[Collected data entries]
____________

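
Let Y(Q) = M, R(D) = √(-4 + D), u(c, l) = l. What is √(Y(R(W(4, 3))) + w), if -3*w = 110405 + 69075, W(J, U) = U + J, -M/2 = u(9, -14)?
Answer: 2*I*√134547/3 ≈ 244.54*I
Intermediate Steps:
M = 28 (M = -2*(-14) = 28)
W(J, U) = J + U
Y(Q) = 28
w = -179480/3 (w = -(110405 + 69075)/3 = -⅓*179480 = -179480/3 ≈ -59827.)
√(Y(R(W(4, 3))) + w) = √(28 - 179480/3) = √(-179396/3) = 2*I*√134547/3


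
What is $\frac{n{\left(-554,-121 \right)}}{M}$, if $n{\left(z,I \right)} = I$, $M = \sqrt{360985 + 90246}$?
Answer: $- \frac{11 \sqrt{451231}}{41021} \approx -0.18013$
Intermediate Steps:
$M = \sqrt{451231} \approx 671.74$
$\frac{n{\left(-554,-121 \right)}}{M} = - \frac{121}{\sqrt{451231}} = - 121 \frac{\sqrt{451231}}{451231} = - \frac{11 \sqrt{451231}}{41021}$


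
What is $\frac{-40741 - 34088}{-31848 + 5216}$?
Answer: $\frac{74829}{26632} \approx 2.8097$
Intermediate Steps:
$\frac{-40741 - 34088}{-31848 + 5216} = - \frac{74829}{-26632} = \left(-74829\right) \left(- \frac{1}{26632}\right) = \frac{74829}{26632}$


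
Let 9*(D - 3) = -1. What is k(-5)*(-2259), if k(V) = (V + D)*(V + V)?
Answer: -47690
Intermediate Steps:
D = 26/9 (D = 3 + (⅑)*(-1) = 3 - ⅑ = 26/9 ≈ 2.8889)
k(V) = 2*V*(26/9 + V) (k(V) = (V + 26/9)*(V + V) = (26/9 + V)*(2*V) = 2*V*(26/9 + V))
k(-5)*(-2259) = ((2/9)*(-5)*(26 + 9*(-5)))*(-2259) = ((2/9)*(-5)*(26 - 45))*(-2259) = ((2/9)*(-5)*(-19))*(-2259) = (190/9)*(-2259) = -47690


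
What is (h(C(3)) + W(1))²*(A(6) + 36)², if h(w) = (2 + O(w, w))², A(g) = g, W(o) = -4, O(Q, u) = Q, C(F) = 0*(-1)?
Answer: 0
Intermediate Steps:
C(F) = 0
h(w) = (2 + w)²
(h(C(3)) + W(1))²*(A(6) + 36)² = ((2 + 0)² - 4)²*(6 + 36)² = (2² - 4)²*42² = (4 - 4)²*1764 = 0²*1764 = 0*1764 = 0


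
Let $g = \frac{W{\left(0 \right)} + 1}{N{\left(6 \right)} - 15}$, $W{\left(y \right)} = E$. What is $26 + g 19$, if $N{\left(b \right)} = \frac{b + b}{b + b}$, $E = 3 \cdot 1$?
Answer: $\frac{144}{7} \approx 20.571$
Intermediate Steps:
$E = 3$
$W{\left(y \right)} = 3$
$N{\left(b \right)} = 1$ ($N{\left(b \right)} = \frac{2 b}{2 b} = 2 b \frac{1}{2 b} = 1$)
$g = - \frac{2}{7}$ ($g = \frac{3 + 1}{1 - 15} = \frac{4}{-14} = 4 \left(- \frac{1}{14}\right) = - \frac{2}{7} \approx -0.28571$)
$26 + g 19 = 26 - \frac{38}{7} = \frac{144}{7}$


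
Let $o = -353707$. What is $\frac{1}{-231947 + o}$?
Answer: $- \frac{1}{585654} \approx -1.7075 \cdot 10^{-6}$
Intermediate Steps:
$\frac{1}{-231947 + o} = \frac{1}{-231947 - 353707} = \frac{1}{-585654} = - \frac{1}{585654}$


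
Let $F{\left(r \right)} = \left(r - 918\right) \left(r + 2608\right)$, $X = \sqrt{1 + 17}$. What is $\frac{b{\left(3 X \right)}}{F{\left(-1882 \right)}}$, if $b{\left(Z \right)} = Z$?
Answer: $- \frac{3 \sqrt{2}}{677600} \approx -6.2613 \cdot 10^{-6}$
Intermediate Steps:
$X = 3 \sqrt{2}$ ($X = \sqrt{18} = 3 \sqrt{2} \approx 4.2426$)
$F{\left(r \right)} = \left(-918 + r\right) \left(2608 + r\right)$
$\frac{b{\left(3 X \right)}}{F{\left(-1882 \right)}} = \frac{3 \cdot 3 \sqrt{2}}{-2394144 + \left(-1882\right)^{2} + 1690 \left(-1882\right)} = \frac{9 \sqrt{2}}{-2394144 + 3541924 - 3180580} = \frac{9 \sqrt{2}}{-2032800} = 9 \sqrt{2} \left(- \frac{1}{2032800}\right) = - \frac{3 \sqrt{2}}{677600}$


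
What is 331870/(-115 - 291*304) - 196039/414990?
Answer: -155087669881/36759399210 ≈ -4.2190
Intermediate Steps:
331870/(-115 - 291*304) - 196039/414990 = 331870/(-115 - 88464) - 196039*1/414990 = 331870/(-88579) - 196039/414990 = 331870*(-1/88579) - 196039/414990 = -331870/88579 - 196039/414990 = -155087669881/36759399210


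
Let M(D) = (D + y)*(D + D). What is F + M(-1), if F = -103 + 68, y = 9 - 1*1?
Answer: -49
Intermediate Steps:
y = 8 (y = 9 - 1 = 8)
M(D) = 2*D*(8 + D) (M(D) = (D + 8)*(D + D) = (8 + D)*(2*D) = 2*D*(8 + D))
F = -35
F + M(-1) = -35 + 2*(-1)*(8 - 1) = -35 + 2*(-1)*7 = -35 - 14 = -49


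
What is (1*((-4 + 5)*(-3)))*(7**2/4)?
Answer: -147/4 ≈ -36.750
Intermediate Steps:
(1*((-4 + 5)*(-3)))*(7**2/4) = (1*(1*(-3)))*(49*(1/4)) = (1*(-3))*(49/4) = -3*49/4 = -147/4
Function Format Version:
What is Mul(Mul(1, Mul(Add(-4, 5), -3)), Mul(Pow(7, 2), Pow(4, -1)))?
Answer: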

____________

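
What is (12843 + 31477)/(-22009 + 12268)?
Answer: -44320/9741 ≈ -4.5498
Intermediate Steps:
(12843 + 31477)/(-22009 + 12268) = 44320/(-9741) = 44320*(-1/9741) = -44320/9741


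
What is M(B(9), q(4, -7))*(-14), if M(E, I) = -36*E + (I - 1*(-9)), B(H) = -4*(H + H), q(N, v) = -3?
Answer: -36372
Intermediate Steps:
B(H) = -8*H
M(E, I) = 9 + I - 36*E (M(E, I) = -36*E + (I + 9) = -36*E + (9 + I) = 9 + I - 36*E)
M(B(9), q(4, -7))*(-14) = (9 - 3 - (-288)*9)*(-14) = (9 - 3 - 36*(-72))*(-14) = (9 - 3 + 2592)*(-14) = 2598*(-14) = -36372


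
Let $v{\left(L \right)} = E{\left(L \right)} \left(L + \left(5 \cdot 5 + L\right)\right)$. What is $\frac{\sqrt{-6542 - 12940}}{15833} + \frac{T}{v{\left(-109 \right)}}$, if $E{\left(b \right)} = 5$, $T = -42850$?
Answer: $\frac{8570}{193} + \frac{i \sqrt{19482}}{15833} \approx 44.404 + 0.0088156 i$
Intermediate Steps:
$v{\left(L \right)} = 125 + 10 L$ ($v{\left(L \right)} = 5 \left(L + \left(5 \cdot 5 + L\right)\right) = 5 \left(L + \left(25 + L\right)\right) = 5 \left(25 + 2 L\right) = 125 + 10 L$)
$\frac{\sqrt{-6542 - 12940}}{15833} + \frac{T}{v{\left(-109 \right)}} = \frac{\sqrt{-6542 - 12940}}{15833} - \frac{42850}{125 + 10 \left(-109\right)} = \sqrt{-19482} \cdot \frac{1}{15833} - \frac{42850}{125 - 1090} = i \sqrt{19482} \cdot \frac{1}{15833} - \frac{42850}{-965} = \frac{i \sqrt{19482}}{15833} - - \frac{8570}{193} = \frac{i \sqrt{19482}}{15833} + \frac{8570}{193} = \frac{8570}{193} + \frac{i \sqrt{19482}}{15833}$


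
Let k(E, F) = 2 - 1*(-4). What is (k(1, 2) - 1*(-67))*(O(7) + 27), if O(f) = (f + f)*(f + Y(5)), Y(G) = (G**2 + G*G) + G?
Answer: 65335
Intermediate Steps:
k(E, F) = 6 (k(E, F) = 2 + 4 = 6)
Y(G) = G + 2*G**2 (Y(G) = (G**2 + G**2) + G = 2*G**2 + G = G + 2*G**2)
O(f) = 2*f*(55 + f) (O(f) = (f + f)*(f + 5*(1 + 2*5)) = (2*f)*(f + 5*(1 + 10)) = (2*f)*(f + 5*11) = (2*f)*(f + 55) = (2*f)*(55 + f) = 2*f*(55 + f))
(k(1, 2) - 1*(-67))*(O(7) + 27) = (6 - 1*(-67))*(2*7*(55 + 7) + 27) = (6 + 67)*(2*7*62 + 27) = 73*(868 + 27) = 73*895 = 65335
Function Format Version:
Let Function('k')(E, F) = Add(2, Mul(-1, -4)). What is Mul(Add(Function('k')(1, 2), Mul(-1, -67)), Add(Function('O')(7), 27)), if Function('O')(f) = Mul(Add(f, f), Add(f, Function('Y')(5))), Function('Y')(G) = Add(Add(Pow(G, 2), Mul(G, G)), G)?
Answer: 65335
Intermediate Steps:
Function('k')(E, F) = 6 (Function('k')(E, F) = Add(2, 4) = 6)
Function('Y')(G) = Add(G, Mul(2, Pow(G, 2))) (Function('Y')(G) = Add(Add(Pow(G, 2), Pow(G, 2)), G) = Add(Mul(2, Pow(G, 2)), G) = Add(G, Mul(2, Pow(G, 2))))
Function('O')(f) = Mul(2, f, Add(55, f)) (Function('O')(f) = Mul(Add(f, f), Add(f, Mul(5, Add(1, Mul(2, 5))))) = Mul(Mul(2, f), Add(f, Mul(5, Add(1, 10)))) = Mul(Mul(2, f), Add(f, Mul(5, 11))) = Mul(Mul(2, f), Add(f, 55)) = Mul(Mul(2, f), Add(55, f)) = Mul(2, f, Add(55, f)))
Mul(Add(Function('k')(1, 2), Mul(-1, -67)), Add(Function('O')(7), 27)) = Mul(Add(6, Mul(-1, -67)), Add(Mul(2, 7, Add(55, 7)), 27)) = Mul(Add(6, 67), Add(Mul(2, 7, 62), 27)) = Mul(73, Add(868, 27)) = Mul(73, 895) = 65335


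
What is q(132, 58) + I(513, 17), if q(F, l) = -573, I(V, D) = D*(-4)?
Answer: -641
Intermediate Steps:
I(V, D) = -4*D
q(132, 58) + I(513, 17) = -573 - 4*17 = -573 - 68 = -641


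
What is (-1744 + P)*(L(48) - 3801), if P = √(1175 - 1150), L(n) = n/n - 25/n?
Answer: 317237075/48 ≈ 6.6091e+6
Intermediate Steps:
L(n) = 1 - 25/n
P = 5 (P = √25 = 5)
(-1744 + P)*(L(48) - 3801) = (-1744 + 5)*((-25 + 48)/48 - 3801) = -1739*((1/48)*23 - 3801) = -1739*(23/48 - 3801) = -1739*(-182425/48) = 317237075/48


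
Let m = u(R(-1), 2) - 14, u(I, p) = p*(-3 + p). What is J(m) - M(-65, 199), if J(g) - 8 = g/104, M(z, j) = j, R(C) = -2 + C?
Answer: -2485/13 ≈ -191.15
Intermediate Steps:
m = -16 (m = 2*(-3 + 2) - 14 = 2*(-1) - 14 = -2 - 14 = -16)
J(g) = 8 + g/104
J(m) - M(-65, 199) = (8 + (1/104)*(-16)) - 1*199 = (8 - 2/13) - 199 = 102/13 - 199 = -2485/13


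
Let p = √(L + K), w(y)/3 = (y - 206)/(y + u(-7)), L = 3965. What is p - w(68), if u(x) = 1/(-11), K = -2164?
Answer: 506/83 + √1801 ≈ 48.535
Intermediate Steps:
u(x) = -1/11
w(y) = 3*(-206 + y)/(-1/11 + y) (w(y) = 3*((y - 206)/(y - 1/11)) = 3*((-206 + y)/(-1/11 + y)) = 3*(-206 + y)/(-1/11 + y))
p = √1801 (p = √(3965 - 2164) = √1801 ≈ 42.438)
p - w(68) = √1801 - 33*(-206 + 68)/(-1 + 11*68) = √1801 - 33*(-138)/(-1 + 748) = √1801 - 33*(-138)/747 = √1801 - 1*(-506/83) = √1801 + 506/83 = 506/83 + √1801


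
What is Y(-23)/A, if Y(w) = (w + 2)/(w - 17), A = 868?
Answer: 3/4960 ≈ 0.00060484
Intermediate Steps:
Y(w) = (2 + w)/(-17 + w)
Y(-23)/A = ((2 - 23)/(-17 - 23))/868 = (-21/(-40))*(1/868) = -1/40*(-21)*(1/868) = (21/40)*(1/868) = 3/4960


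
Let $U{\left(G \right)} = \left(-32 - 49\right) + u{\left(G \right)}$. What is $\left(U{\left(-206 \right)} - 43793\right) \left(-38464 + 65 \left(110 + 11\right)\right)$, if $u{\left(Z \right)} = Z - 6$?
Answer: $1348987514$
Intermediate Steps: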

____________

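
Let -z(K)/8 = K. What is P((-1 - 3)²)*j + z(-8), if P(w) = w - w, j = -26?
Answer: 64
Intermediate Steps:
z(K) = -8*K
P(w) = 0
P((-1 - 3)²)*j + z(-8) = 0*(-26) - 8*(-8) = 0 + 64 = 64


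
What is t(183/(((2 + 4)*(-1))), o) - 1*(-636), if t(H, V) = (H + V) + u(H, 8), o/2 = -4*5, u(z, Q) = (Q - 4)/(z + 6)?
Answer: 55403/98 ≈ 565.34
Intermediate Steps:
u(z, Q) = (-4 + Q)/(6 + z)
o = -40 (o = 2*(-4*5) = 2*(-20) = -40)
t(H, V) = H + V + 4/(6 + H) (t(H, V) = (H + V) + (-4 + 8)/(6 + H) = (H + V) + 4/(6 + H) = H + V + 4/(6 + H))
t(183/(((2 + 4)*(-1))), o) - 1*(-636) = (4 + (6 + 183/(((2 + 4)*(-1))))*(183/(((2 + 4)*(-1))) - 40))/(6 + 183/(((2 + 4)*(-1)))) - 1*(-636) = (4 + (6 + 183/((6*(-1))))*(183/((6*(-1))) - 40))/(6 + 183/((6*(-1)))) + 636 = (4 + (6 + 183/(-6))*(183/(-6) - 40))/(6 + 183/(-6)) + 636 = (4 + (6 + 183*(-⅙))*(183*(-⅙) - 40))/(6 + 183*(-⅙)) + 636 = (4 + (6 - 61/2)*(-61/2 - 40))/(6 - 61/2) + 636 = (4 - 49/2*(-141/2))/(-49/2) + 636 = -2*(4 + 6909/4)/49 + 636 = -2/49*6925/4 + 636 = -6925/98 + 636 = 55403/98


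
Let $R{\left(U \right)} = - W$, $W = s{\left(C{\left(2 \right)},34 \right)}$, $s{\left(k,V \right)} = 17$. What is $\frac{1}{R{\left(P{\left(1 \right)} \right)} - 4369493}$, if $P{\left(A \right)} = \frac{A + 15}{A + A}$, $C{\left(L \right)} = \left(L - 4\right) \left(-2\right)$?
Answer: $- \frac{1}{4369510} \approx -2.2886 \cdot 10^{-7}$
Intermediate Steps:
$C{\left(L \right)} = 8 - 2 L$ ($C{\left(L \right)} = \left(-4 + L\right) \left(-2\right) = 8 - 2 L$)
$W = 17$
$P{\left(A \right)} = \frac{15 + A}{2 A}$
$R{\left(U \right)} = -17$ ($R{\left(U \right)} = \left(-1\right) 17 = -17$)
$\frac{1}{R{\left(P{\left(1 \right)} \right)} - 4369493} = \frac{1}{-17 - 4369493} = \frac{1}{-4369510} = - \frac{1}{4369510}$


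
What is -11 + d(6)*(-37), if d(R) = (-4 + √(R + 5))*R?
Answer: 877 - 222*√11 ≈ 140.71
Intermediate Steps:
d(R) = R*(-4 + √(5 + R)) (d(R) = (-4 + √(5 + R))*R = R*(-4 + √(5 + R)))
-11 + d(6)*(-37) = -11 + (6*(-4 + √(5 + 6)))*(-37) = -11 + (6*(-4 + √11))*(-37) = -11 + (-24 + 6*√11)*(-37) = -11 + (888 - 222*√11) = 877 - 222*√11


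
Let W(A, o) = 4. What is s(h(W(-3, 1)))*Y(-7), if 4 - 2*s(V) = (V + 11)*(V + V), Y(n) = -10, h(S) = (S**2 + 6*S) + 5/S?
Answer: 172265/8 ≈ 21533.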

____________

Work item:
All that should be written out is the stretch of lines above between the one holding "Answer: 506/83 + √1801 ≈ 48.535" and the one holding "Answer: 3/4960 ≈ 0.00060484", inclusive, exactly as given.

Output below:
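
Answer: 506/83 + √1801 ≈ 48.535
Intermediate Steps:
u(x) = -1/11
w(y) = 3*(-206 + y)/(-1/11 + y) (w(y) = 3*((y - 206)/(y - 1/11)) = 3*((-206 + y)/(-1/11 + y)) = 3*(-206 + y)/(-1/11 + y))
p = √1801 (p = √(3965 - 2164) = √1801 ≈ 42.438)
p - w(68) = √1801 - 33*(-206 + 68)/(-1 + 11*68) = √1801 - 33*(-138)/(-1 + 748) = √1801 - 33*(-138)/747 = √1801 - 1*(-506/83) = √1801 + 506/83 = 506/83 + √1801


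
What is Y(-23)/A, if Y(w) = (w + 2)/(w - 17), A = 868?
Answer: 3/4960 ≈ 0.00060484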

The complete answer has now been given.